◆ Problem statement: Set down the entries once more exactly as they were written.

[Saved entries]
+===+

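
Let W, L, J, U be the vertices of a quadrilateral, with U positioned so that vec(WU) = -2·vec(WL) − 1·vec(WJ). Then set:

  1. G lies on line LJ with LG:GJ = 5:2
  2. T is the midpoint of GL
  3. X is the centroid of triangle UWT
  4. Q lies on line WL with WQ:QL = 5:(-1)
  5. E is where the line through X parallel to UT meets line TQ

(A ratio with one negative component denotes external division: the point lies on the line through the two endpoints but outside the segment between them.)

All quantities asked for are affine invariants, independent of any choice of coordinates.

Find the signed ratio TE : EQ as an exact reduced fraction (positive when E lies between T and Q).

TE:EQ = 4/293

Assign W = (0, 0), L = (1, 0), J = (0, 1), U = (-2, -1) — the answer is frame-independent, so this choice is without loss of generality.
1. G lies on line LJ with LG:GJ = 5:2 ⇒ G = (2/7, 5/7)
2. T is the midpoint of GL ⇒ T = (9/14, 5/14)
3. X is the centroid of triangle UWT ⇒ X = (-19/42, -3/14)
4. Q lies on line WL with WQ:QL = 5:(-1) ⇒ Q = (5/4, 0)
5. E is where the line through X parallel to UT meets line TQ ⇒ E = (2707/4158, 1465/4158)
E = T + t·(Q−T) with t = 4/297, so TE:EQ = t:(1−t) = 4/297:293/297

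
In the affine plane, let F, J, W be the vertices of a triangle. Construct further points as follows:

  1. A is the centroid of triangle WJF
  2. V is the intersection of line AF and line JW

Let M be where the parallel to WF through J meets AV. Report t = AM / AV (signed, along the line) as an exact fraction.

t = 4

Choose coordinates F = (0, 0), J = (1, 0), W = (0, 1).
1. A is the centroid of triangle WJF ⇒ A = (1/3, 1/3)
2. V is the intersection of line AF and line JW ⇒ V = (1/2, 1/2)
through J parallel to WF: direction (0, -1); meets AV at M = (1, 1)
M = A + t·(V−A) with t = 4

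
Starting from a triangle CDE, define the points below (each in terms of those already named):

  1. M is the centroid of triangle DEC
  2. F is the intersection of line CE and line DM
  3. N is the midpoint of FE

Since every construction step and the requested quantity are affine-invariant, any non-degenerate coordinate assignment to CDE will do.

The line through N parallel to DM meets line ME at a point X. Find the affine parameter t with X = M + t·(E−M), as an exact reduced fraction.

t = 1/2

Set C = (0, 0), D = (1, 0), E = (0, 1); any affine frame gives the same invariant.
1. M is the centroid of triangle DEC ⇒ M = (1/3, 1/3)
2. F is the intersection of line CE and line DM ⇒ F = (0, 1/2)
3. N is the midpoint of FE ⇒ N = (0, 3/4)
through N parallel to DM: direction (-2/3, 1/3); meets ME at X = (1/6, 2/3)
X = M + t·(E−M) with t = 1/2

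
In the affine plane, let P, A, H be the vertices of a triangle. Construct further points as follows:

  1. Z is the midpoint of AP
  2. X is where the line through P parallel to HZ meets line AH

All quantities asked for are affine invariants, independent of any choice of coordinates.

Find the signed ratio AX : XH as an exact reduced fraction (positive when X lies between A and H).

Set P = (0, 0), A = (1, 0), H = (0, 1); any affine frame gives the same invariant.
1. Z is the midpoint of AP ⇒ Z = (1/2, 0)
2. X is where the line through P parallel to HZ meets line AH ⇒ X = (-1, 2)
X = A + t·(H−A) with t = 2, so AX:XH = t:(1−t) = 2:-1

AX:XH = -2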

+===+

◆ Solution to the exercise:
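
Let W, L, J, U be the vertices of a quadrilateral, with U positioned so that vec(WU) = -2·vec(WL) − 1·vec(WJ). Then set:

  1. G lies on line LJ with LG:GJ = 5:2
  2. T is the midpoint of GL
  3. X is the centroid of triangle UWT
  4. Q lies on line WL with WQ:QL = 5:(-1)
  5. E is where the line through X parallel to UT meets line TQ

(A ratio with one negative component denotes external division: the point lies on the line through the two endpoints but outside the segment between them.)

All quantities asked for are affine invariants, independent of any choice of coordinates.

Find the signed ratio TE : EQ as an exact reduced fraction (positive when E lies between T and Q).

TE:EQ = 4/293

Assign W = (0, 0), L = (1, 0), J = (0, 1), U = (-2, -1) — the answer is frame-independent, so this choice is without loss of generality.
1. G lies on line LJ with LG:GJ = 5:2 ⇒ G = (2/7, 5/7)
2. T is the midpoint of GL ⇒ T = (9/14, 5/14)
3. X is the centroid of triangle UWT ⇒ X = (-19/42, -3/14)
4. Q lies on line WL with WQ:QL = 5:(-1) ⇒ Q = (5/4, 0)
5. E is where the line through X parallel to UT meets line TQ ⇒ E = (2707/4158, 1465/4158)
E = T + t·(Q−T) with t = 4/297, so TE:EQ = t:(1−t) = 4/297:293/297

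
In the affine plane, let F, J, W be the vertices of a triangle. Construct further points as follows:

  1. A is the centroid of triangle WJF
  2. V is the intersection of line AF and line JW

Let M be where the parallel to WF through J meets AV. Report t = AM / AV (signed, along the line) as an exact fraction.

t = 4

Choose coordinates F = (0, 0), J = (1, 0), W = (0, 1).
1. A is the centroid of triangle WJF ⇒ A = (1/3, 1/3)
2. V is the intersection of line AF and line JW ⇒ V = (1/2, 1/2)
through J parallel to WF: direction (0, -1); meets AV at M = (1, 1)
M = A + t·(V−A) with t = 4

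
Starting from a triangle CDE, define the points below (each in terms of those already named):

  1. M is the centroid of triangle DEC
  2. F is the intersection of line CE and line DM
  3. N is the midpoint of FE

Since every construction step and the requested quantity are affine-invariant, any non-degenerate coordinate assignment to CDE will do.

The line through N parallel to DM meets line ME at a point X. Find the affine parameter t with X = M + t·(E−M), as an exact reduced fraction.

t = 1/2

Set C = (0, 0), D = (1, 0), E = (0, 1); any affine frame gives the same invariant.
1. M is the centroid of triangle DEC ⇒ M = (1/3, 1/3)
2. F is the intersection of line CE and line DM ⇒ F = (0, 1/2)
3. N is the midpoint of FE ⇒ N = (0, 3/4)
through N parallel to DM: direction (-2/3, 1/3); meets ME at X = (1/6, 2/3)
X = M + t·(E−M) with t = 1/2

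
In the affine plane, let P, A, H be the vertices of a triangle. Construct further points as follows:

  1. Z is the midpoint of AP
  2. X is where the line through P parallel to HZ meets line AH

All quantities asked for are affine invariants, independent of any choice of coordinates.

Find the signed ratio AX : XH as an exact reduced fraction (positive when X lies between A and H).

Set P = (0, 0), A = (1, 0), H = (0, 1); any affine frame gives the same invariant.
1. Z is the midpoint of AP ⇒ Z = (1/2, 0)
2. X is where the line through P parallel to HZ meets line AH ⇒ X = (-1, 2)
X = A + t·(H−A) with t = 2, so AX:XH = t:(1−t) = 2:-1

AX:XH = -2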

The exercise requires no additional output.